## [Work to complete]
Copy out each line of the listing below in which the string "relation" occurs.

*** Opening Entries shown ***

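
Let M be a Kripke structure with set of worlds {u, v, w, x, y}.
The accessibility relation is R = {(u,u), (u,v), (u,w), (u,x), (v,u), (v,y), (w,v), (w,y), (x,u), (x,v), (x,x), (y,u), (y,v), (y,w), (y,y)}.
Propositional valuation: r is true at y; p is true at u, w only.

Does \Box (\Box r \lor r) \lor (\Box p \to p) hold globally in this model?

Let φ = \Box (\Box r \lor r) \lor (\Box p \to p). Evaluate φ at each world:
  u (successors {u, v, w, x}): φ is true.
  v (successors {u, y}): φ is true.
  w (successors {v, y}): φ is true.
  x (successors {u, v, x}): φ is true.
  y (successors {u, v, w, y}): φ is true.
For instance, at y:
  At y: \Box (\Box r \lor r) is false, \Box p \to p is true, so \Box (\Box r \lor r) \lor (\Box p \to p) is true.
    At y: \Box (\Box r \lor r) requires \Box r \lor r at every successor {u, v, w, y}.
      \Box r \lor r fails at u, so \Box (\Box r \lor r) is false at y.
    At y: \Box p is false, p is false, so \Box p \to p is true.
      At y: \Box p requires p at every successor {u, v, w, y}.
        p fails at v, so \Box p is false at y.

Yes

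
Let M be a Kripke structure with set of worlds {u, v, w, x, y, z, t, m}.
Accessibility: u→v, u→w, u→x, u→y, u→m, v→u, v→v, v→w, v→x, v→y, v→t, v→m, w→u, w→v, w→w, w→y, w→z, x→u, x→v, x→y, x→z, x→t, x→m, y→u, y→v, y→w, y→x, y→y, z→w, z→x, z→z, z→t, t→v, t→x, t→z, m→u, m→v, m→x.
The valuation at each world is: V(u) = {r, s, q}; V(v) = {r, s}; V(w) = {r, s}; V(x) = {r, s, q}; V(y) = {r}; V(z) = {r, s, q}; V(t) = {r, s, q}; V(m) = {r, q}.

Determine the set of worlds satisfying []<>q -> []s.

z, t, m

Let φ = []<>q -> []s. Evaluate φ at each world:
  u (successors {v, w, x, y, m}): φ is false.
  v (successors {u, v, w, x, y, t, m}): φ is false.
  w (successors {u, v, w, y, z}): φ is false.
  x (successors {u, v, y, z, t, m}): φ is false.
  y (successors {u, v, w, x, y}): φ is false.
  z (successors {w, x, z, t}): φ is true.
  t (successors {v, x, z}): φ is true.
  m (successors {u, v, x}): φ is true.
For instance, at w:
  At w: []<>q is true, []s is false, so []<>q -> []s is false.
    At w: []<>q requires <>q at every successor {u, v, w, y, z}.
      At u: <>q is true.
      At v: <>q is true.
      At w: <>q is true.
      At y: <>q is true.
      At z: <>q is true.
    So []<>q is true at w.
    At w: []s requires s at every successor {u, v, w, y, z}.
      s fails at y, so []s is false at w.
Satisfying worlds: {z, t, m}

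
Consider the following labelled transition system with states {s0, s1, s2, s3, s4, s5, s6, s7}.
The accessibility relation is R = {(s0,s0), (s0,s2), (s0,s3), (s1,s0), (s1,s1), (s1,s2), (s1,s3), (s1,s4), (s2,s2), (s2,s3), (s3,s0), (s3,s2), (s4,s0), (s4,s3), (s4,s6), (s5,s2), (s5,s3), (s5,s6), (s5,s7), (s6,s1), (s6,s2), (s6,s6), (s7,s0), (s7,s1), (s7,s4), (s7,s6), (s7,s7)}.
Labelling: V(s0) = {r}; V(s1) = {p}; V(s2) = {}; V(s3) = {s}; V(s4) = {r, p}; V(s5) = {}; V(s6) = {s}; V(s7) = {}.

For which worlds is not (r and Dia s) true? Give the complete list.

Let φ = not (r and Dia s). Evaluate φ at each world:
  s0 (successors {s0, s2, s3}): φ is false.
  s1 (successors {s0, s1, s2, s3, s4}): φ is true.
  s2 (successors {s2, s3}): φ is true.
  s3 (successors {s0, s2}): φ is true.
  s4 (successors {s0, s3, s6}): φ is false.
  s5 (successors {s2, s3, s6, s7}): φ is true.
  s6 (successors {s1, s2, s6}): φ is true.
  s7 (successors {s0, s1, s4, s6, s7}): φ is true.
For instance, at s3:
  At s3: r and Dia s is false, so not (r and Dia s) is true.
    At s3: r is false, Dia s is false, so r and Dia s is false.
      At s3: Dia s requires s at some successor in {s0, s2}.
        At s0: s is false.
        At s2: s is false.
      So Dia s is false at s3.
Satisfying worlds: {s1, s2, s3, s5, s6, s7}

s1, s2, s3, s5, s6, s7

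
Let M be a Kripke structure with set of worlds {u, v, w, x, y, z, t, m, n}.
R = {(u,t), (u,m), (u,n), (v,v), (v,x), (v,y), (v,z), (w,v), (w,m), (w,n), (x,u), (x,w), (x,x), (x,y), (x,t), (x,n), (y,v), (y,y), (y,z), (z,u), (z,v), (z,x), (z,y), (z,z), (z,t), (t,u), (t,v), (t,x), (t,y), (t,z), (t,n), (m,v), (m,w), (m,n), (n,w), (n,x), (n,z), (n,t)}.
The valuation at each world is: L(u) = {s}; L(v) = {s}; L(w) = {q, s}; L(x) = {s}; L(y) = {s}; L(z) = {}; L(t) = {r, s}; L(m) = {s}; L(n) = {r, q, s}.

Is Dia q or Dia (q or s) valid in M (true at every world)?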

*** Closing Entries shown ***

## [Result for this exercise]
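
The accessibility relation is R = {(u,u), (u,v), (u,w), (u,x), (v,u), (v,y), (w,v), (w,y), (x,u), (x,v), (x,x), (y,u), (y,v), (y,w), (y,y)}.
The accessibility relation is R = {(s0,s0), (s0,s2), (s0,s3), (s1,s0), (s1,s1), (s1,s2), (s1,s3), (s1,s4), (s2,s2), (s2,s3), (s3,s0), (s3,s2), (s4,s0), (s4,s3), (s4,s6), (s5,s2), (s5,s3), (s5,s6), (s5,s7), (s6,s1), (s6,s2), (s6,s6), (s7,s0), (s7,s1), (s7,s4), (s7,s6), (s7,s7)}.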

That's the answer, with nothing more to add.